REQUIREMENT: Please copy out every line in the entries that includes the word "unpermitted".

(Beginning of PROVIDED RECORDS)

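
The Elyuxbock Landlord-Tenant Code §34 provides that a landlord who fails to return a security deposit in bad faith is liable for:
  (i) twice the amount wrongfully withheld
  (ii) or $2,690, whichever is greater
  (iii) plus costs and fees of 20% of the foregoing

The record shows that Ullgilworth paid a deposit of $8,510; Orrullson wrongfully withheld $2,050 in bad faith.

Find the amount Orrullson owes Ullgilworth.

Doubled: 2 × $2,050 = $4,100
Minimum $2,690: $4,100 meets the minimum, no increase.
Costs and fees: 20% of $4,100 = $820
Total recovery: $4,100 + $820 = $4,920

$4,920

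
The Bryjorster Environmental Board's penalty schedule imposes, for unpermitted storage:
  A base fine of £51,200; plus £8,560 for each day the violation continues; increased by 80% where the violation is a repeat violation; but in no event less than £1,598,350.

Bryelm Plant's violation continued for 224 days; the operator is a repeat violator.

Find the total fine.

Per-day component: 224 × £8,560 = £1,917,440
Base plus per-day: £51,200 + £1,917,440 = £1,968,640
Enhancement: 80% of £1,968,640 = £1,574,912
Enhanced fine: £1,968,640 + £1,574,912 = £3,543,552
Minimum £1,598,350: £3,543,552 meets the minimum, no increase.

£3,543,552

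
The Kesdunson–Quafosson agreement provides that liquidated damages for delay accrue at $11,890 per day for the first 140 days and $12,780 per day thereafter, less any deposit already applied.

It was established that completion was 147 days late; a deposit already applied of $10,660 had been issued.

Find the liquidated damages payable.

$1,743,400

First 140 days: 140 × $11,890 = $1,664,600
Remaining days: (147 − 140) × $12,780 = $89,460
Accrued per-day damages: $1,664,600 + $89,460 = $1,754,060
Less deposit already applied: $1,754,060 − $10,660 = $1,743,400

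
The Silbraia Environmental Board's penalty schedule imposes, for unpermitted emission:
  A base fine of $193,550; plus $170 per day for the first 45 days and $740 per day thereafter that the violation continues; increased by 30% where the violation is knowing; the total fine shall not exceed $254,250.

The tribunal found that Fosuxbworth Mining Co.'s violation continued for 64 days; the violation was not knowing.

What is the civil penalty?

First 45 days: 45 × $170 = $7,650
Remaining days: (64 − 45) × $740 = $14,060
Per-day component: $7,650 + $14,060 = $21,710
Base plus per-day: $193,550 + $21,710 = $215,260
The violation was not knowing: no 30% increase.
Cap at $254,250: $215,260 is within the cap, no reduction.

$215,260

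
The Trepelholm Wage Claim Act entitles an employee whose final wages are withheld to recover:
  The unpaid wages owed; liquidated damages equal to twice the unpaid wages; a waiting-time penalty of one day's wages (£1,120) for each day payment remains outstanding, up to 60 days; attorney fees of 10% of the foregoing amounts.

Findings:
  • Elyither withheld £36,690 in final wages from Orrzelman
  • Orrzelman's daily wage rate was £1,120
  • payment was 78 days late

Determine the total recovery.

Total award: £194,997

Doubled: 2 × £36,690 = £73,380
Penalty days: min(78, 60) = 60
Waiting-time penalty: 60 × £1,120 = £67,200
Subtotal: £36,690 + £73,380 + £67,200 = £177,270
Attorney fees: 10% of £177,270 = £17,727
Total award: £177,270 + £17,727 = £194,997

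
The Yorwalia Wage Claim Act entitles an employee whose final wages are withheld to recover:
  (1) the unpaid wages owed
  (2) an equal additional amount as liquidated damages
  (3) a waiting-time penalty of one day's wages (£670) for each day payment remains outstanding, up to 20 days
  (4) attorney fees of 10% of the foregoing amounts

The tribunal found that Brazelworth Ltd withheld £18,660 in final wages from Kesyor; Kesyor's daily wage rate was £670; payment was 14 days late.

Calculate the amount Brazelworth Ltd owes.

Liquidated damages (equal amount): £18,660
Penalty days: min(14, 20) = 14
Waiting-time penalty: 14 × £670 = £9,380
Subtotal: £18,660 + £18,660 + £9,380 = £46,700
Attorney fees: 10% of £46,700 = £4,670
Total award: £46,700 + £4,670 = £51,370

£51,370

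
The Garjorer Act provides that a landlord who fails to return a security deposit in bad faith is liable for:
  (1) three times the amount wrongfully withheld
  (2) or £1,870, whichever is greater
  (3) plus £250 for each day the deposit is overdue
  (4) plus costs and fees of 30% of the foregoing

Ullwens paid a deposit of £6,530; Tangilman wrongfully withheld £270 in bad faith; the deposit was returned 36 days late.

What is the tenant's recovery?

£14,131

Trebled: 3 × £270 = £810
Minimum £1,870: £810 is below the minimum → £1,870
Late-return penalty: 36 × £250 = £9,000
Damages plus late penalty: £1,870 + £9,000 = £10,870
Costs and fees: 30% of £10,870 = £3,261
Total recovery: £10,870 + £3,261 = £14,131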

(End of PROVIDED RECORDS)

THE ANSWER:
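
The Bryjorster Environmental Board's penalty schedule imposes, for unpermitted storage:
The Silbraia Environmental Board's penalty schedule imposes, for unpermitted emission: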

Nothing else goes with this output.